> Goal of the exercise:
Locate the string "Recorded" throughout the material and copy every line in which it occurs.

--- START ---

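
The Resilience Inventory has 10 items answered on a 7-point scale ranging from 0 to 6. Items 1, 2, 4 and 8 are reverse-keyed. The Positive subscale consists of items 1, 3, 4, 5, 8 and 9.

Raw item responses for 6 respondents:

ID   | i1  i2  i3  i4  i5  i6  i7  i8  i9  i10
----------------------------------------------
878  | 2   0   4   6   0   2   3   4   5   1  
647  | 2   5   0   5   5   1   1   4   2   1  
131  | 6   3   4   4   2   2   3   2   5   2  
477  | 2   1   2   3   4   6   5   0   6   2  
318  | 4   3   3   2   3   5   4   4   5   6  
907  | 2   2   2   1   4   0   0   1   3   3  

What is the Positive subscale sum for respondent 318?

19

Respondent 318 raw: 4, 3, 3, 2, 3, 5, 4, 4, 5, 6.
Positive items: 1, 3, 4, 5, 8, 9.
Reverse-coded (on a 0–6 scale, reversed = 6 − raw):
  item 1: 6 − 4 = 2
  item 3: 3
  item 4: 6 − 2 = 4
  item 5: 3
  item 8: 6 − 4 = 2
  item 9: 5
Sum = 2 + 3 + 4 + 3 + 2 + 5 = 19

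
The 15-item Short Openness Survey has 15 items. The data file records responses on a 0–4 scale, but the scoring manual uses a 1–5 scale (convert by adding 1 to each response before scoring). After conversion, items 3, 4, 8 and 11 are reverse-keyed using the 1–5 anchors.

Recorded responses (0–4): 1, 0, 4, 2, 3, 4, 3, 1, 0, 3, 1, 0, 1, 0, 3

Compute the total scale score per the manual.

41

Convert to 1–5: 2, 1, 5, 3, 4, 5, 4, 2, 1, 4, 2, 1, 2, 1, 4
Reverse-coded (reverse-coded value = 6 − response):
  item 3: 6 − 5 = 1
  item 4: 6 − 3 = 3
  item 8: 6 − 2 = 4
  item 11: 6 − 2 = 4
Scored: 2, 1, 1, 3, 4, 5, 4, 4, 1, 4, 4, 1, 2, 1, 4
Total = 41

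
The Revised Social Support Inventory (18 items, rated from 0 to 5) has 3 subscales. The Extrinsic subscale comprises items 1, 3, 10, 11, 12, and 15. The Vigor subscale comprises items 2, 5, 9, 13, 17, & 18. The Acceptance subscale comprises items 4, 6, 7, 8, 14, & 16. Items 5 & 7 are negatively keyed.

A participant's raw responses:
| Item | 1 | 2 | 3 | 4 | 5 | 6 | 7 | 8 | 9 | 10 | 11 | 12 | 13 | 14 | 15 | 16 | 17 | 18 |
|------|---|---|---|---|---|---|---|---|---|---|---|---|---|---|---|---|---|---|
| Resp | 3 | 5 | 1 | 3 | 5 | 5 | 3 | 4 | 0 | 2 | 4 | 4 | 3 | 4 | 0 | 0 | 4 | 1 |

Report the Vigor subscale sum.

13

Vigor items: 2, 5, 9, 13, 17, 18.
Of these, item 5 is negatively keyed; reversed = (0+5) − raw = 5 − raw.
  item 2: 5
  item 5: 5 − 5 = 0
  item 9: 0
  item 13: 3
  item 17: 4
  item 18: 1
Sum = 5 + 0 + 0 + 3 + 4 + 1 = 13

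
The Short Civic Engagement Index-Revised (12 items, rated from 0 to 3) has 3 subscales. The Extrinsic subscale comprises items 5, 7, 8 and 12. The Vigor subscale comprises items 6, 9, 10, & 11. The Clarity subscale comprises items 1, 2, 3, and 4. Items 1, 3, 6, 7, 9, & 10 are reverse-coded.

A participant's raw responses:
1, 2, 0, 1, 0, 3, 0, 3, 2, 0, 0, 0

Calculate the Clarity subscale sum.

8

Clarity items: 1, 2, 3, 4.
Of these, items 1 & 3 are reverse-coded; on a 0–3 scale, reversed = 3 − raw.
  item 1: 3 − 1 = 2
  item 2: 2
  item 3: 3 − 0 = 3
  item 4: 1
Sum = 2 + 2 + 3 + 1 = 8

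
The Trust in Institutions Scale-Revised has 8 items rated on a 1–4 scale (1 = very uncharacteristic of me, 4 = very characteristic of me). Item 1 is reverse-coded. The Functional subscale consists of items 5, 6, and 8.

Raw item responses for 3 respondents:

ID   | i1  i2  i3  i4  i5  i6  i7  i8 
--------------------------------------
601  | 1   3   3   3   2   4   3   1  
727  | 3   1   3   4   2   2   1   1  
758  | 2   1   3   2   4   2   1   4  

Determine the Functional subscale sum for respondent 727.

5

Respondent 727 raw: 3, 1, 3, 4, 2, 2, 1, 1.
Functional items: 5, 6, 8.
Reverse-coded (reversed = (1+4) − raw = 5 − raw):
  item 5: 2
  item 6: 2
  item 8: 1
Sum = 2 + 2 + 1 = 5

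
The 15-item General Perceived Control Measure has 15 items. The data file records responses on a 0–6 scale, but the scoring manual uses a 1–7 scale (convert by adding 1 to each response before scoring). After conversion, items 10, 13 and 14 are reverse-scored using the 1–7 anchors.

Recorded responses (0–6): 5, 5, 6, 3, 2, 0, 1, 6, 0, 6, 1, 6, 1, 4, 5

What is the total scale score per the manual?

Convert to 1–7: 6, 6, 7, 4, 3, 1, 2, 7, 1, 7, 2, 7, 2, 5, 6
Reverse-coded (reversed = (1+7) − raw = 8 − raw):
  item 10: 8 − 7 = 1
  item 13: 8 − 2 = 6
  item 14: 8 − 5 = 3
Scored: 6, 6, 7, 4, 3, 1, 2, 7, 1, 1, 2, 7, 6, 3, 6
Total = 62

62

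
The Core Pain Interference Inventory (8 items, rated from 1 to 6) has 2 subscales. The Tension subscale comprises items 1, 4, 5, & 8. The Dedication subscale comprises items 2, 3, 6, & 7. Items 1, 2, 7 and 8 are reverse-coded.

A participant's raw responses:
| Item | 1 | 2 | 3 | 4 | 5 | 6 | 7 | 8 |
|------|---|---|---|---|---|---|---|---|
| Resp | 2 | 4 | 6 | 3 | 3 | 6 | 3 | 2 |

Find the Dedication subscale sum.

19

Dedication items: 2, 3, 6, 7.
Of these, items 2 & 7 are reverse-coded; on a 1–6 scale, reversed = 7 − raw.
  item 2: 7 − 4 = 3
  item 3: 6
  item 6: 6
  item 7: 7 − 3 = 4
Sum = 3 + 6 + 6 + 4 = 19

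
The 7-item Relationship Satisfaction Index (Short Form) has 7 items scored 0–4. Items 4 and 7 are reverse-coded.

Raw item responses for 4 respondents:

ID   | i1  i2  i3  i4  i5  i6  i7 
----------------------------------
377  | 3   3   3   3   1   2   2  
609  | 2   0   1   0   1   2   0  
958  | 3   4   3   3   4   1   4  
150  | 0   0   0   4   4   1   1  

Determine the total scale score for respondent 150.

8

Respondent 150 raw: 0, 0, 0, 4, 4, 1, 1.
Reverse-coded (on a 0–4 scale, reversed = 4 − raw):
  item 1: 0
  item 2: 0
  item 3: 0
  item 4: 4 − 4 = 0
  item 5: 4
  item 6: 1
  item 7: 4 − 1 = 3
Sum = 0 + 0 + 0 + 0 + 4 + 1 + 3 = 8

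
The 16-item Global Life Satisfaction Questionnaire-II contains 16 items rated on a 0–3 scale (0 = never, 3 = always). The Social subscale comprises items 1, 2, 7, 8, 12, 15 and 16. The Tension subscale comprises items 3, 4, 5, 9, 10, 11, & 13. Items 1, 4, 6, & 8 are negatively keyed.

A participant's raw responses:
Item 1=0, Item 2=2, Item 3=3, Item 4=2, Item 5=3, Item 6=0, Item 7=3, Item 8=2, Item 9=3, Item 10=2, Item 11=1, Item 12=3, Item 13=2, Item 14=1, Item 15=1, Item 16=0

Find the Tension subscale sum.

15

Tension items: 3, 4, 5, 9, 10, 11, 13.
Of these, item 4 is negatively keyed; reverse-coded value = 3 − response.
  item 3: 3
  item 4: 3 − 2 = 1
  item 5: 3
  item 9: 3
  item 10: 2
  item 11: 1
  item 13: 2
Sum = 3 + 1 + 3 + 3 + 2 + 1 + 2 = 15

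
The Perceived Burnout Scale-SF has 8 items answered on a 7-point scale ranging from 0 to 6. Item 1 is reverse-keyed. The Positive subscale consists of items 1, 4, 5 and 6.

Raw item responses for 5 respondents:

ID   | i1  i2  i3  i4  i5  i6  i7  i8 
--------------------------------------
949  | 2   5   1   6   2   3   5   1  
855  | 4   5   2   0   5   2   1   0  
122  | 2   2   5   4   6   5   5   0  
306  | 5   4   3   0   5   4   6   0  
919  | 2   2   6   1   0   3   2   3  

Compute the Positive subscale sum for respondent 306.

Respondent 306 raw: 5, 4, 3, 0, 5, 4, 6, 0.
Positive items: 1, 4, 5, 6.
Reverse-coded (reversed = (0+6) − raw = 6 − raw):
  item 1: 6 − 5 = 1
  item 4: 0
  item 5: 5
  item 6: 4
Sum = 1 + 0 + 5 + 4 = 10

10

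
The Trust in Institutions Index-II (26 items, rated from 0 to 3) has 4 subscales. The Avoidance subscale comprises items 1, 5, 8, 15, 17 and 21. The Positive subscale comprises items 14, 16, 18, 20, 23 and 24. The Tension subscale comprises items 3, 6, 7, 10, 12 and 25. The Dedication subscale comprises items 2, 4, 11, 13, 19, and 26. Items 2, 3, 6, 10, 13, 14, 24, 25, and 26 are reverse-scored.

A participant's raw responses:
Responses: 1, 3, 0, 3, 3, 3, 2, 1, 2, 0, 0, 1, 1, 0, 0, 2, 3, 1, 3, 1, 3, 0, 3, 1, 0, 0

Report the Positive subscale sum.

12

Positive items: 14, 16, 18, 20, 23, 24.
Of these, items 14 & 24 are reverse-scored; reversed = (0+3) − raw = 3 − raw.
  item 14: 3 − 0 = 3
  item 16: 2
  item 18: 1
  item 20: 1
  item 23: 3
  item 24: 3 − 1 = 2
Sum = 3 + 2 + 1 + 1 + 3 + 2 = 12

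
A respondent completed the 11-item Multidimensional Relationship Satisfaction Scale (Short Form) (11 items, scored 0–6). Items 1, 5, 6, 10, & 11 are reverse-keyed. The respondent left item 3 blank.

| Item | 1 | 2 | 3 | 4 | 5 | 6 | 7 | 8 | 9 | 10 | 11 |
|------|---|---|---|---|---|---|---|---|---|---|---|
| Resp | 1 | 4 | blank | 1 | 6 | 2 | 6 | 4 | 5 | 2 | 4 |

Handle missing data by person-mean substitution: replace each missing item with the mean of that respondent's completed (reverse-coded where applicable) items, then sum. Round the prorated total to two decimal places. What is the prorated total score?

Reverse-coded (reverse-coded value = 6 − response):
  item 1: 6 − 1 = 5
  item 5: 6 − 6 = 0
  item 6: 6 − 2 = 4
  item 10: 6 − 2 = 4
  item 11: 6 − 4 = 2
Completed scored items (10 of 11): 5, 4, 1, 0, 4, 6, 4, 5, 4, 2; sum = 35.
Person mean = 35 / 10 ≈ 3.5000
Prorated total = (35 / 10) × 11 = 38.50 (to 2 dp)

38.50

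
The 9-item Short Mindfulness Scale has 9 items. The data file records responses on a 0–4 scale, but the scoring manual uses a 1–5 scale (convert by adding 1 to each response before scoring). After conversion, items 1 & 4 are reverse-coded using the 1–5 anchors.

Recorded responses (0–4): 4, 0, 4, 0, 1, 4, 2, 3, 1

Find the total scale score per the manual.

Convert to 1–5: 5, 1, 5, 1, 2, 5, 3, 4, 2
Reverse-coded (reversed = (1+5) − raw = 6 − raw):
  item 1: 6 − 5 = 1
  item 4: 6 − 1 = 5
Scored: 1, 1, 5, 5, 2, 5, 3, 4, 2
Total = 28

28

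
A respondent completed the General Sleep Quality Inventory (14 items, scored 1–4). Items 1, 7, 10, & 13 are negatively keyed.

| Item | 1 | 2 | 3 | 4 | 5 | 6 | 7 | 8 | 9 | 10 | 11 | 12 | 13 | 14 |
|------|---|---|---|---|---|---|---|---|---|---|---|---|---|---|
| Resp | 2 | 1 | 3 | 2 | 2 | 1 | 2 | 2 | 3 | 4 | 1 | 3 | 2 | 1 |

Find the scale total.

29

Negatively keyed items use 5 − raw:
  item 1: 5 − 2 = 3
  item 7: 5 − 2 = 3
  item 10: 5 − 4 = 1
  item 13: 5 − 2 = 3
After reverse-coding: 3, 1, 3, 2, 2, 1, 3, 2, 3, 1, 1, 3, 3, 1
Total = 3 + 1 + 3 + 2 + 2 + 1 + 3 + 2 + 3 + 1 + 1 + 3 + 3 + 1 = 29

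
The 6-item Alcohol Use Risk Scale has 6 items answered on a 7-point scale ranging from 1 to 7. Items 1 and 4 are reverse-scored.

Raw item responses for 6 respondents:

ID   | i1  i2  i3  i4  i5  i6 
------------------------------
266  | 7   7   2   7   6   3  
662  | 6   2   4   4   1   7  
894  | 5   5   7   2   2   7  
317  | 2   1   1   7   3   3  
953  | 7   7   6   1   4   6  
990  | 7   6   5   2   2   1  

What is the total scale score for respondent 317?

15

Respondent 317 raw: 2, 1, 1, 7, 3, 3.
Reverse-coded (reverse-coded value = 8 − response):
  item 1: 8 − 2 = 6
  item 2: 1
  item 3: 1
  item 4: 8 − 7 = 1
  item 5: 3
  item 6: 3
Sum = 6 + 1 + 1 + 1 + 3 + 3 = 15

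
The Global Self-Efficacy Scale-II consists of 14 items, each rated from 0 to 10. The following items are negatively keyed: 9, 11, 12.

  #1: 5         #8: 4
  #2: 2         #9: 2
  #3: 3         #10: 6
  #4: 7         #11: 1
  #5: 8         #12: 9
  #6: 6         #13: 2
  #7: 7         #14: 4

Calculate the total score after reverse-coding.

Reverse-coded items (reverse-coded value = 10 − response):
  item 9: 10 − 2 = 8
  item 11: 10 − 1 = 9
  item 12: 10 − 9 = 1
Scored responses: 5, 2, 3, 7, 8, 6, 7, 4, 8, 6, 9, 1, 2, 4
Total = 5 + 2 + 3 + 7 + 8 + 6 + 7 + 4 + 8 + 6 + 9 + 1 + 2 + 4 = 72

72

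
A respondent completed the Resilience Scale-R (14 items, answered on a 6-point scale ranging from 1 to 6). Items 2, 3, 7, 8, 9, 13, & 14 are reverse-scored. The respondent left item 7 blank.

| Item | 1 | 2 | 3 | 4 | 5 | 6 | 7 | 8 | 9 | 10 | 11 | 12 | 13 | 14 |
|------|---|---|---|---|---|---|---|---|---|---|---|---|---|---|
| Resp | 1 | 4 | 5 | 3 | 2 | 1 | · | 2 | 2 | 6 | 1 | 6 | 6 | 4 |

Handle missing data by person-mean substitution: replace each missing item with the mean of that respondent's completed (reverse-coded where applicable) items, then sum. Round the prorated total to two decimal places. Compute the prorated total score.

Reverse-coded (on a 1–6 scale, reversed = 7 − raw):
  item 2: 7 − 4 = 3
  item 3: 7 − 5 = 2
  item 8: 7 − 2 = 5
  item 9: 7 − 2 = 5
  item 13: 7 − 6 = 1
  item 14: 7 − 4 = 3
Completed scored items (13 of 14): 1, 3, 2, 3, 2, 1, 5, 5, 6, 1, 6, 1, 3; sum = 39.
Person mean = 39 / 13 ≈ 3.0000
Prorated total = (39 / 13) × 14 = 42.00 (to 2 dp)

42.00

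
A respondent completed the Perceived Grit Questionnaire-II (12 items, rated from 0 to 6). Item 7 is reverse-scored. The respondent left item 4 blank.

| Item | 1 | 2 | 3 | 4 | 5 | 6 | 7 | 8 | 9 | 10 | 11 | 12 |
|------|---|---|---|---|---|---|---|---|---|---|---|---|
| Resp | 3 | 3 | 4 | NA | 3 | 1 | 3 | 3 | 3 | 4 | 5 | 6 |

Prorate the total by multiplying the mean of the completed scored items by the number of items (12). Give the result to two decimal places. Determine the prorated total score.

Reverse-coded (reversed = (0+6) − raw = 6 − raw):
  item 7: 6 − 3 = 3
Completed scored items (11 of 12): 3, 3, 4, 3, 1, 3, 3, 3, 4, 5, 6; sum = 38.
Person mean = 38 / 11 ≈ 3.4545
Prorated total = (38 / 11) × 12 = 41.45 (to 2 dp)

41.45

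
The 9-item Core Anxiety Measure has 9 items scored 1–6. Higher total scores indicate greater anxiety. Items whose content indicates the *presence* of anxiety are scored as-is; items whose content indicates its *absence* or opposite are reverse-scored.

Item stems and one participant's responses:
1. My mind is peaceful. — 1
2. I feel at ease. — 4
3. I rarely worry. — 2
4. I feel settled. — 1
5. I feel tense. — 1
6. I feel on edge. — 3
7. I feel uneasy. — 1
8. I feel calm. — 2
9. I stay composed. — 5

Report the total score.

32

Items 1, 2, 3, 4, 8, 9 describe the absence/opposite of anxiety → reverse-score.
on a 1–6 scale, reversed = 7 − raw.
  item 1: 7 − 1 = 6
  item 2: 7 − 4 = 3
  item 3: 7 − 2 = 5
  item 4: 7 − 1 = 6
  item 5: 1
  item 6: 3
  item 7: 1
  item 8: 7 − 2 = 5
  item 9: 7 − 5 = 2
Total = 6 + 3 + 5 + 6 + 1 + 3 + 1 + 5 + 2 = 32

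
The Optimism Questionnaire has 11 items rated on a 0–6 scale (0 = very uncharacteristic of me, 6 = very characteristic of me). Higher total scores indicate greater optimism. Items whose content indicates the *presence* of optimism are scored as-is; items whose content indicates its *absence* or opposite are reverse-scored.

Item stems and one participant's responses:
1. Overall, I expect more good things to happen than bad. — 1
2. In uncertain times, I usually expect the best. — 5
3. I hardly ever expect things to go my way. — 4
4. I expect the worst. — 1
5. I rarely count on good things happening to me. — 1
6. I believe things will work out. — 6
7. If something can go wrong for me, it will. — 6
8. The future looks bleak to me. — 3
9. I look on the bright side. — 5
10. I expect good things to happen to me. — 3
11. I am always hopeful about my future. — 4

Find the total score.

39

Items 3, 4, 5, 7, 8 describe the absence/opposite of optimism → reverse-score.
reverse-coded value = 6 − response.
  item 1: 1
  item 2: 5
  item 3: 6 − 4 = 2
  item 4: 6 − 1 = 5
  item 5: 6 − 1 = 5
  item 6: 6
  item 7: 6 − 6 = 0
  item 8: 6 − 3 = 3
  item 9: 5
  item 10: 3
  item 11: 4
Total = 1 + 5 + 2 + 5 + 5 + 6 + 0 + 3 + 5 + 3 + 4 = 39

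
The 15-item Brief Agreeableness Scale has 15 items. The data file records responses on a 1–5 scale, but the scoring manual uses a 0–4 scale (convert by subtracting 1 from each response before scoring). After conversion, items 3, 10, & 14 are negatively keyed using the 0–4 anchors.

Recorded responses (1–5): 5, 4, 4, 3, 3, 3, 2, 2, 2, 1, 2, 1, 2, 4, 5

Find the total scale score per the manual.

Convert to 0–4: 4, 3, 3, 2, 2, 2, 1, 1, 1, 0, 1, 0, 1, 3, 4
Reverse-coded (on a 0–4 scale, reversed = 4 − raw):
  item 3: 4 − 3 = 1
  item 10: 4 − 0 = 4
  item 14: 4 − 3 = 1
Scored: 4, 3, 1, 2, 2, 2, 1, 1, 1, 4, 1, 0, 1, 1, 4
Total = 28

28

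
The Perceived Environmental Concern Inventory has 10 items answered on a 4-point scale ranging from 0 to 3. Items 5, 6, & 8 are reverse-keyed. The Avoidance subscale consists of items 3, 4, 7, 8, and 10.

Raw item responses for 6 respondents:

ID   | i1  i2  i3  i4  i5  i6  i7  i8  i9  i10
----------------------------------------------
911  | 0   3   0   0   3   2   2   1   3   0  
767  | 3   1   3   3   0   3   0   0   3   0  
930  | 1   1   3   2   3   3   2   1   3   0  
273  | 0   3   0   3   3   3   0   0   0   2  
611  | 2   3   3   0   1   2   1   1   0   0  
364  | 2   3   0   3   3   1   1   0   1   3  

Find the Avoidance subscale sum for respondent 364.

Respondent 364 raw: 2, 3, 0, 3, 3, 1, 1, 0, 1, 3.
Avoidance items: 3, 4, 7, 8, 10.
Reverse-coded (reversed = (0+3) − raw = 3 − raw):
  item 3: 0
  item 4: 3
  item 7: 1
  item 8: 3 − 0 = 3
  item 10: 3
Sum = 0 + 3 + 1 + 3 + 3 = 10

10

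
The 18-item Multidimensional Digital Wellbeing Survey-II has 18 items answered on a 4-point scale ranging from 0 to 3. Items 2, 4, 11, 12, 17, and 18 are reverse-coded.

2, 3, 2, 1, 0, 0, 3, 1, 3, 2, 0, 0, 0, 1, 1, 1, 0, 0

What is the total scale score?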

--- END ---

> Answer to the exercise:
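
Recorded responses (0–4): 1, 0, 4, 2, 3, 4, 3, 1, 0, 3, 1, 0, 1, 0, 3
Recorded responses (0–6): 5, 5, 6, 3, 2, 0, 1, 6, 0, 6, 1, 6, 1, 4, 5
Recorded responses (0–4): 4, 0, 4, 0, 1, 4, 2, 3, 1
Recorded responses (1–5): 5, 4, 4, 3, 3, 3, 2, 2, 2, 1, 2, 1, 2, 4, 5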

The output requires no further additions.